WHAT IS REQUIRED: Keeping each word and mark in place, write out the full listing once more.

DATA FOR THIS TASK Block Start

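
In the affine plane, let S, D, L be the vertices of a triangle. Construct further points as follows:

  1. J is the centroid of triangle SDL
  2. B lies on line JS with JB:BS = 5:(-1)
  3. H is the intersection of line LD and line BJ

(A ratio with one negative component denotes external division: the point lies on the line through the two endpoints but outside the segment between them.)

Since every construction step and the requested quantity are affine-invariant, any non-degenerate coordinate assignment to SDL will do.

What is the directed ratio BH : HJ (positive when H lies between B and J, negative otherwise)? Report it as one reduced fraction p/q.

BH:HJ = -7/2

Work in coordinates with S = (0, 0), D = (1, 0), L = (0, 1).
1. J is the centroid of triangle SDL ⇒ J = (1/3, 1/3)
2. B lies on line JS with JB:BS = 5:(-1) ⇒ B = (-1/12, -1/12)
3. H is the intersection of line LD and line BJ ⇒ H = (1/2, 1/2)
H = B + t·(J−B) with t = 7/5, so BH:HJ = t:(1−t) = 7/5:-2/5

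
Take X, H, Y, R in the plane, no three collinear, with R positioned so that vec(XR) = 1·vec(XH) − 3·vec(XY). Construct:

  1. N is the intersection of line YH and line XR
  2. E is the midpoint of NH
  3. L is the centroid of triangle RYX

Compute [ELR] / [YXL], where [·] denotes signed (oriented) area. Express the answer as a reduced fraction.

Set X = (0, 0), H = (1, 0), Y = (0, 1), R = (1, -3); any affine frame gives the same invariant.
1. N is the intersection of line YH and line XR ⇒ N = (-1/2, 3/2)
2. E is the midpoint of NH ⇒ E = (1/4, 3/4)
3. L is the centroid of triangle RYX ⇒ L = (1/3, -2/3)
2·[ELR] = 3/4, 2·[YXL] = 1/3
[ELR]:[YXL] = 3/4:1/3 = 9/4

[ELR]:[YXL] = 9/4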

DATA FOR THIS TASK Block End

RESULT FOR THIS TASK:
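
In the affine plane, let S, D, L be the vertices of a triangle. Construct further points as follows:

  1. J is the centroid of triangle SDL
  2. B lies on line JS with JB:BS = 5:(-1)
  3. H is the intersection of line LD and line BJ

(A ratio with one negative component denotes external division: the point lies on the line through the two endpoints but outside the segment between them.)

Since every construction step and the requested quantity are affine-invariant, any non-degenerate coordinate assignment to SDL will do.

What is the directed ratio BH : HJ (positive when H lies between B and J, negative otherwise)? Report it as one reduced fraction p/q.

BH:HJ = -7/2

Work in coordinates with S = (0, 0), D = (1, 0), L = (0, 1).
1. J is the centroid of triangle SDL ⇒ J = (1/3, 1/3)
2. B lies on line JS with JB:BS = 5:(-1) ⇒ B = (-1/12, -1/12)
3. H is the intersection of line LD and line BJ ⇒ H = (1/2, 1/2)
H = B + t·(J−B) with t = 7/5, so BH:HJ = t:(1−t) = 7/5:-2/5

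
Take X, H, Y, R in the plane, no three collinear, with R positioned so that vec(XR) = 1·vec(XH) − 3·vec(XY). Construct:

  1. N is the intersection of line YH and line XR
  2. E is the midpoint of NH
  3. L is the centroid of triangle RYX

Compute [ELR] / [YXL], where [·] denotes signed (oriented) area. Express the answer as a reduced fraction.

Set X = (0, 0), H = (1, 0), Y = (0, 1), R = (1, -3); any affine frame gives the same invariant.
1. N is the intersection of line YH and line XR ⇒ N = (-1/2, 3/2)
2. E is the midpoint of NH ⇒ E = (1/4, 3/4)
3. L is the centroid of triangle RYX ⇒ L = (1/3, -2/3)
2·[ELR] = 3/4, 2·[YXL] = 1/3
[ELR]:[YXL] = 3/4:1/3 = 9/4

[ELR]:[YXL] = 9/4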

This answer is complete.